• [WHAT IS EXPECTED]:
Please report, as a bare number, how many lines below include the string "copy".

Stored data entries
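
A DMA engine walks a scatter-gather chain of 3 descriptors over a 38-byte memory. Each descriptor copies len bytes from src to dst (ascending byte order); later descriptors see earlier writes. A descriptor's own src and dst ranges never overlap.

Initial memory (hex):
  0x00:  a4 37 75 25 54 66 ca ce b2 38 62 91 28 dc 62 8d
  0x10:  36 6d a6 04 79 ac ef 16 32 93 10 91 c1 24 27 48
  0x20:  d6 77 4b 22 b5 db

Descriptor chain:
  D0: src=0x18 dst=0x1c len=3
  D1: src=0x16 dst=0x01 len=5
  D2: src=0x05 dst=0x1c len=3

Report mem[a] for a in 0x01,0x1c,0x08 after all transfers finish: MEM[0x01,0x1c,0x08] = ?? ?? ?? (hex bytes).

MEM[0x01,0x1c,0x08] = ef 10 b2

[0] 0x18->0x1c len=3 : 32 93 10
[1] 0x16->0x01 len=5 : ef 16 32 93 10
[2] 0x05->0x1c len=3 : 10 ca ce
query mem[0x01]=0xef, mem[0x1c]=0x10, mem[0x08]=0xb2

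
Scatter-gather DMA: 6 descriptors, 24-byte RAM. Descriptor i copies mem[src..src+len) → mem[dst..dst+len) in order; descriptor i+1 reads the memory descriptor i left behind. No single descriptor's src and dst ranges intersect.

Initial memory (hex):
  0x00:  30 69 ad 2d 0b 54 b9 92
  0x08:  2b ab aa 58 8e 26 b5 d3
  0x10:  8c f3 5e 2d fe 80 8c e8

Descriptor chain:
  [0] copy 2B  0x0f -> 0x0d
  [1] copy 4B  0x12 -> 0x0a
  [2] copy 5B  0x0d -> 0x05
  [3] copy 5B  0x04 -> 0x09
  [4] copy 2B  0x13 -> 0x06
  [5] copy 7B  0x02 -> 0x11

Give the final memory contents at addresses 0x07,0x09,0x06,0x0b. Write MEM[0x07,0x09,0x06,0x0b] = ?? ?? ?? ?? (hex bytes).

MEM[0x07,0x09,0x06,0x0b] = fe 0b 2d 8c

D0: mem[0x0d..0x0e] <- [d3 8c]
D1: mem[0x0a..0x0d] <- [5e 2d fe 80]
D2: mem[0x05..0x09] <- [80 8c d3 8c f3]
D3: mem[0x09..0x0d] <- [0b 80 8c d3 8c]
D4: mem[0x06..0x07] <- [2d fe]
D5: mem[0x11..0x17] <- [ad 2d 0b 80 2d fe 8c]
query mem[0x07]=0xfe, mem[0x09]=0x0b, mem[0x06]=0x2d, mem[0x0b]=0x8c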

• [TASK RESPONSE]:
6